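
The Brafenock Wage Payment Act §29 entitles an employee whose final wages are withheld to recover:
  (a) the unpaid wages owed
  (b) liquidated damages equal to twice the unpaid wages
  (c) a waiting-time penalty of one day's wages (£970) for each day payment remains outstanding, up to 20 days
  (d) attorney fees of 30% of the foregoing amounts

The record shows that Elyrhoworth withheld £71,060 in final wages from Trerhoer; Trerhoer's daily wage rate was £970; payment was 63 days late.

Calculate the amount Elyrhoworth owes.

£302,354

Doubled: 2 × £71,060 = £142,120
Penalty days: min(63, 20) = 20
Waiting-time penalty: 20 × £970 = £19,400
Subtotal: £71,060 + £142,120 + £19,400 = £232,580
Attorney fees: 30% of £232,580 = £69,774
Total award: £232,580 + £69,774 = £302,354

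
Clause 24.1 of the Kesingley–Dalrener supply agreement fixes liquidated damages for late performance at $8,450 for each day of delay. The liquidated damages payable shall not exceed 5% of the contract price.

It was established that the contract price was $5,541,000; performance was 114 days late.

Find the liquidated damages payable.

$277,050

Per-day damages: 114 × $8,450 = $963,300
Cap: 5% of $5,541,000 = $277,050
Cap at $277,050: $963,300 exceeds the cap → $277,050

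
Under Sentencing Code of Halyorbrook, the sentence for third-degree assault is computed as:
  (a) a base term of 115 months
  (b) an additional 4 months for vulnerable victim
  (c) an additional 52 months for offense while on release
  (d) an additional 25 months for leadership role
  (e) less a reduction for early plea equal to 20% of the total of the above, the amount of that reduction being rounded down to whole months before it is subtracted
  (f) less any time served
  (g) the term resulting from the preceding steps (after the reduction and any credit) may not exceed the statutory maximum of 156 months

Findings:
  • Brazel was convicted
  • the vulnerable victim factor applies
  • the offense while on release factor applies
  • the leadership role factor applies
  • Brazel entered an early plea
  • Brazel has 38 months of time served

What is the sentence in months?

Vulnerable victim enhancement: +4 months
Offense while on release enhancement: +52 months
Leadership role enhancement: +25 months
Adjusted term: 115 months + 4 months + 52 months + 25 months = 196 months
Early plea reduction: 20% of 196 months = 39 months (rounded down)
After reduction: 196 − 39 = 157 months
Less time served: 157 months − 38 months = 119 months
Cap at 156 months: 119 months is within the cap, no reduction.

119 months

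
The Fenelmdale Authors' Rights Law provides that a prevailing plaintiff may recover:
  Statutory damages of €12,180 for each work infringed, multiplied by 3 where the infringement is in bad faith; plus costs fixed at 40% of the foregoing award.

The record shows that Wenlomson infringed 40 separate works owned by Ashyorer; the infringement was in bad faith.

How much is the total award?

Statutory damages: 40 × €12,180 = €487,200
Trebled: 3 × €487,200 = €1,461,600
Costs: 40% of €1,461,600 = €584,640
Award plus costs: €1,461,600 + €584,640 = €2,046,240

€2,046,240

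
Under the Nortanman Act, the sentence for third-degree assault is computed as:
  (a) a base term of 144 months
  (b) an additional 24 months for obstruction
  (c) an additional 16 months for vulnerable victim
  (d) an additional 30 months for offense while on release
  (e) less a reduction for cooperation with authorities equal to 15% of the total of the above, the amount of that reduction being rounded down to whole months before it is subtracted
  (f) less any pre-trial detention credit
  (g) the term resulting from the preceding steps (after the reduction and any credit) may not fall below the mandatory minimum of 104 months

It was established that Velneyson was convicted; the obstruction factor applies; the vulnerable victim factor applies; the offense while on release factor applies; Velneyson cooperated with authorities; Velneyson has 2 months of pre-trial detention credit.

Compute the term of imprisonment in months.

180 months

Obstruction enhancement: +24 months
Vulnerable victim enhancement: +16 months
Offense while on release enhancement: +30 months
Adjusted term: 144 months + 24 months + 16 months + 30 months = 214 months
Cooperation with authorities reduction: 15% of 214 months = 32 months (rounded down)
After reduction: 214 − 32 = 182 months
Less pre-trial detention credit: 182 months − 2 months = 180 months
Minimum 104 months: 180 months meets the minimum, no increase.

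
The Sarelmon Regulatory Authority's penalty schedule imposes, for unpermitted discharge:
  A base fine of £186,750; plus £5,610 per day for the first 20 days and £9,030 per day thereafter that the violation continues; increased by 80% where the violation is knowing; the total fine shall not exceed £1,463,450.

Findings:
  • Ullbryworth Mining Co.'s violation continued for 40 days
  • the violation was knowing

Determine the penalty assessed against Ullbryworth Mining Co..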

--*--

# Work instruction
For the string "shall", find every line of the material that contains it, and copy each one.

# Response area
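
Clause 24.1 of the Kesingley–Dalrener supply agreement fixes liquidated damages for late performance at $8,450 for each day of delay. The liquidated damages payable shall not exceed 5% of the contract price.
  A base fine of £186,750; plus £5,610 per day for the first 20 days and £9,030 per day thereafter that the violation continues; increased by 80% where the violation is knowing; the total fine shall not exceed £1,463,450.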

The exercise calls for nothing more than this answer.